PROBLEM STATEMENT: Lines before the one containing "v = np.zeros([3, 2])" are excluded; retype that line and all remaining lines of the material exactly.

EXERCISE INPUTS:

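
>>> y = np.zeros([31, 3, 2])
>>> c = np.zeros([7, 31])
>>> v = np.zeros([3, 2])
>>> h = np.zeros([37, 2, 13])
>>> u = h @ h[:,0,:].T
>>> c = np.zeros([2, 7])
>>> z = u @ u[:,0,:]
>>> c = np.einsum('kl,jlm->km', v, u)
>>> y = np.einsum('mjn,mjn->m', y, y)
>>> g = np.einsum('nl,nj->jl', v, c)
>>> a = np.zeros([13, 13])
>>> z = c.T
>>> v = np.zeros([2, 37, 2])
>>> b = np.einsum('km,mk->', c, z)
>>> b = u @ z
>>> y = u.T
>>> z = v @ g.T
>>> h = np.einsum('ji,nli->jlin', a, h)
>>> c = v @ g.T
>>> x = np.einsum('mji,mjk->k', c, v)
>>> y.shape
(37, 2, 37)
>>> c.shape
(2, 37, 37)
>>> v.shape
(2, 37, 2)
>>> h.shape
(13, 2, 13, 37)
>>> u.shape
(37, 2, 37)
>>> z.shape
(2, 37, 37)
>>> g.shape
(37, 2)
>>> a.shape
(13, 13)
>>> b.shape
(37, 2, 3)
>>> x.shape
(2,)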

ANSWER SPACE:
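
>>> v = np.zeros([3, 2])
>>> h = np.zeros([37, 2, 13])
>>> u = h @ h[:,0,:].T
>>> c = np.zeros([2, 7])
>>> z = u @ u[:,0,:]
>>> c = np.einsum('kl,jlm->km', v, u)
>>> y = np.einsum('mjn,mjn->m', y, y)
>>> g = np.einsum('nl,nj->jl', v, c)
>>> a = np.zeros([13, 13])
>>> z = c.T
>>> v = np.zeros([2, 37, 2])
>>> b = np.einsum('km,mk->', c, z)
>>> b = u @ z
>>> y = u.T
>>> z = v @ g.T
>>> h = np.einsum('ji,nli->jlin', a, h)
>>> c = v @ g.T
>>> x = np.einsum('mji,mjk->k', c, v)
>>> y.shape
(37, 2, 37)
>>> c.shape
(2, 37, 37)
>>> v.shape
(2, 37, 2)
>>> h.shape
(13, 2, 13, 37)
>>> u.shape
(37, 2, 37)
>>> z.shape
(2, 37, 37)
>>> g.shape
(37, 2)
>>> a.shape
(13, 13)
>>> b.shape
(37, 2, 3)
>>> x.shape
(2,)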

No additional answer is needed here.